→ Work task
Please take the records that follow and repeat exactly the lines starting with the line with "G1 is driven at unit angular speed." and going on through the line with "Solve by the".

+--

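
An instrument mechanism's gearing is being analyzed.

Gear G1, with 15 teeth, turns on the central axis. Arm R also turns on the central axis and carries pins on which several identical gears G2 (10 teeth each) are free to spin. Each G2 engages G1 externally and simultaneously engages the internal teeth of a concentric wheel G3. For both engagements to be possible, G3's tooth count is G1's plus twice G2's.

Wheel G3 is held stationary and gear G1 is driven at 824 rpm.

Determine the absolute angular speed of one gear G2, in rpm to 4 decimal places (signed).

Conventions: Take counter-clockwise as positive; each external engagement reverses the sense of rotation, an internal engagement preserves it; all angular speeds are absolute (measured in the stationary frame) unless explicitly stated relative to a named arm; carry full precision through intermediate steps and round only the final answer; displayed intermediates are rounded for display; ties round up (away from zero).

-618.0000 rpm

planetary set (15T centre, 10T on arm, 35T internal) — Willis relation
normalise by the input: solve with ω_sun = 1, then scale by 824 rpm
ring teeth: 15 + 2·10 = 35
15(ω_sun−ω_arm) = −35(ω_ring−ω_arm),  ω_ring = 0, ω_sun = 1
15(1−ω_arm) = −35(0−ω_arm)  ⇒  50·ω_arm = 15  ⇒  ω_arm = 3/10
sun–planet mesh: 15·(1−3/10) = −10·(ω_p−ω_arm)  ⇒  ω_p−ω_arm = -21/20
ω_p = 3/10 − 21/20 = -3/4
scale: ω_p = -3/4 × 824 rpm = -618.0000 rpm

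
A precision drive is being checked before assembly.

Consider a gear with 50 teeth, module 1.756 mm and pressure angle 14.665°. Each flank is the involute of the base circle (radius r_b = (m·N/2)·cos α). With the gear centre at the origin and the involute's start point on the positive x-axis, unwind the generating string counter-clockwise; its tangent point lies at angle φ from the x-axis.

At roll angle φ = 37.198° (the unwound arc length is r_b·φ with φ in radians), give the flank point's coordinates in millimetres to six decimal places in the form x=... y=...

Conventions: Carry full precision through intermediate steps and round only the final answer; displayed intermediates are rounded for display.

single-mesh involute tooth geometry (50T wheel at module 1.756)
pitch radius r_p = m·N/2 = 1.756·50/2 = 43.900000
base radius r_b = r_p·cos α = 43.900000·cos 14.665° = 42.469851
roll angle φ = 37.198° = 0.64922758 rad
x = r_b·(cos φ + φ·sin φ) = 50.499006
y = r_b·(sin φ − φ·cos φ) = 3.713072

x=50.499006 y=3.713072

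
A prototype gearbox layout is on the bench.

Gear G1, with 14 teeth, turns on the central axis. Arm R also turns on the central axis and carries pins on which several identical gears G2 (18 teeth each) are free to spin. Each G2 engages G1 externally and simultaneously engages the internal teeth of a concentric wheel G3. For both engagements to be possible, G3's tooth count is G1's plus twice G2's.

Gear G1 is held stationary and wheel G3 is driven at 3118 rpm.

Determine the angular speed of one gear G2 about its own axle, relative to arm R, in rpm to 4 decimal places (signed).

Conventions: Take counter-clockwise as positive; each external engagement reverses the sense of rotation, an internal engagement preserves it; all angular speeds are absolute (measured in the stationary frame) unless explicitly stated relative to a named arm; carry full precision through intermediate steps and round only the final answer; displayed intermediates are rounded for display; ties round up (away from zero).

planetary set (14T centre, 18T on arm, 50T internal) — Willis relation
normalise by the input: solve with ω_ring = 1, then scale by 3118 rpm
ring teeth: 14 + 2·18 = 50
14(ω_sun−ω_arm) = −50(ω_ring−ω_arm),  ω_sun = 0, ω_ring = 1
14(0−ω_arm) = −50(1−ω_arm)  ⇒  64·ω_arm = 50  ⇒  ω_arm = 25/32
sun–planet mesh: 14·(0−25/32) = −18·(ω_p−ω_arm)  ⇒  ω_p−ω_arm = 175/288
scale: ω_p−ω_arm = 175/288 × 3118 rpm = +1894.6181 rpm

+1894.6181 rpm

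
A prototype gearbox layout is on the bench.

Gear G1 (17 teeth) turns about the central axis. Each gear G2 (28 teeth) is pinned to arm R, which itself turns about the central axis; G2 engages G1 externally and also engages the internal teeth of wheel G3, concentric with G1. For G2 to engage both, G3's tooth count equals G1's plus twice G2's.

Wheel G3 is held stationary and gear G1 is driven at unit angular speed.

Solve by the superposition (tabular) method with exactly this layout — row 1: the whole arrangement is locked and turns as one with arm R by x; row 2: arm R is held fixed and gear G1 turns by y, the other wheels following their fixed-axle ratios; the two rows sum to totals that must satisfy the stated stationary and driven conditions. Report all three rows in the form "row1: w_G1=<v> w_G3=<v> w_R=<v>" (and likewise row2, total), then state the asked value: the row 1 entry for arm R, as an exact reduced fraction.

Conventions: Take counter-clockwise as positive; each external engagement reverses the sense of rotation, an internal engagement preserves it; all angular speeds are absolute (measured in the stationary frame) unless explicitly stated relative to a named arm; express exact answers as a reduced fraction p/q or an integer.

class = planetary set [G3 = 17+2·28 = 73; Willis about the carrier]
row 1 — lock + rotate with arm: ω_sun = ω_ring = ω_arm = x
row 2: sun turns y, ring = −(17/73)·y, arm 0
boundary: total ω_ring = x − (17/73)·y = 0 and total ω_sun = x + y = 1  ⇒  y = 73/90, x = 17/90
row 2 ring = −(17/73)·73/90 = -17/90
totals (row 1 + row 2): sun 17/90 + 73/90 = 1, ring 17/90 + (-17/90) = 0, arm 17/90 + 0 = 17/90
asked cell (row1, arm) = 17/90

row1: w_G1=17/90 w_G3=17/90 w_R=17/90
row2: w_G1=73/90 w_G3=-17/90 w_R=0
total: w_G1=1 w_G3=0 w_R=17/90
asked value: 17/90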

+--

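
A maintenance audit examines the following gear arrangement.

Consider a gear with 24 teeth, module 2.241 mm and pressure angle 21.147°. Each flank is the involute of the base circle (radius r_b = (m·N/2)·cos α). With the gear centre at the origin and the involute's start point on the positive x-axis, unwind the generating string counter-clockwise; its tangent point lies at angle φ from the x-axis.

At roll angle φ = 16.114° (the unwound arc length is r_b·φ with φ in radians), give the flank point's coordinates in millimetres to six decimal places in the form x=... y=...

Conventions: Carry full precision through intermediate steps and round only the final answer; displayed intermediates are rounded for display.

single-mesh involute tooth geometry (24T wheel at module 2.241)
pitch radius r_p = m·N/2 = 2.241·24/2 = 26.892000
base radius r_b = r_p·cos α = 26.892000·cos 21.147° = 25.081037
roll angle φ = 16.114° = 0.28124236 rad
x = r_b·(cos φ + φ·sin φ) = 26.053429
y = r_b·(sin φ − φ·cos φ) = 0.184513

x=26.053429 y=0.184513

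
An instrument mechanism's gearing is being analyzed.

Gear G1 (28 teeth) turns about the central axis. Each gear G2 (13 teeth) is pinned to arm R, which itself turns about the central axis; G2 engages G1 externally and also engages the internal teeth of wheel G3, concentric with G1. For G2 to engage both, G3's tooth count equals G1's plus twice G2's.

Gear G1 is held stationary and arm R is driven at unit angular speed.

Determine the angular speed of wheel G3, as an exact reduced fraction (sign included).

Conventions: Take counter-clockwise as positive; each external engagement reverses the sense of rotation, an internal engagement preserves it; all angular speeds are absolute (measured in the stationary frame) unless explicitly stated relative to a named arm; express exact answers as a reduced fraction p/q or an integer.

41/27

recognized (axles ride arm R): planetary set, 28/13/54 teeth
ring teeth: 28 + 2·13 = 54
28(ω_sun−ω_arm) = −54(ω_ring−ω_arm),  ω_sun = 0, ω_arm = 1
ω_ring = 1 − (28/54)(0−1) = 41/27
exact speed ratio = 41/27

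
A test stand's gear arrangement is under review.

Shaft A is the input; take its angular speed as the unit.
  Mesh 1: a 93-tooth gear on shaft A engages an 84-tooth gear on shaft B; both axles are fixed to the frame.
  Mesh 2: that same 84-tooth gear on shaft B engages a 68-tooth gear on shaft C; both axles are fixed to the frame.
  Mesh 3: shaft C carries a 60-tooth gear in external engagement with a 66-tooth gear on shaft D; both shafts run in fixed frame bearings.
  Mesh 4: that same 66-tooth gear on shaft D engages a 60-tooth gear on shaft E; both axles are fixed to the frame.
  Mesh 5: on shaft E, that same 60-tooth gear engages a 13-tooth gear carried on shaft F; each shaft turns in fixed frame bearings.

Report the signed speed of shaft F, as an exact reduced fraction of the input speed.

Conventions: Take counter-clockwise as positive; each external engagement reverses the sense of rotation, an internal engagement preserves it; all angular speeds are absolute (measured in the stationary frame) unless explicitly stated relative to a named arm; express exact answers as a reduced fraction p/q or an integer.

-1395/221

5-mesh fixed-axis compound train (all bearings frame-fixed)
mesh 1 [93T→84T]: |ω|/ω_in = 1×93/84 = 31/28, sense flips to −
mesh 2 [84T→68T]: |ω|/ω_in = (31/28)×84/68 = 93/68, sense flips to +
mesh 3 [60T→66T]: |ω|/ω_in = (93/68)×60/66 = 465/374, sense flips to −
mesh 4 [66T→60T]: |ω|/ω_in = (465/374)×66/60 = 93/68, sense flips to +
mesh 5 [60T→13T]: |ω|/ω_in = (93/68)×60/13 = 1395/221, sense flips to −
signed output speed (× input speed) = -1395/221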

+--

→ Reply
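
Wheel G3 is held stationary and gear G1 is driven at unit angular speed.

Solve by the superposition (tabular) method with exactly this layout — row 1: the whole arrangement is locked and turns as one with arm R by x; row 2: arm R is held fixed and gear G1 turns by y, the other wheels following their fixed-axle ratios; the two rows sum to totals that must satisfy the stated stationary and driven conditions. Report all three rows in the form "row1: w_G1=<v> w_G3=<v> w_R=<v>" (and likewise row2, total), then state the asked value: the row 1 entry for arm R, as an exact reduced fraction.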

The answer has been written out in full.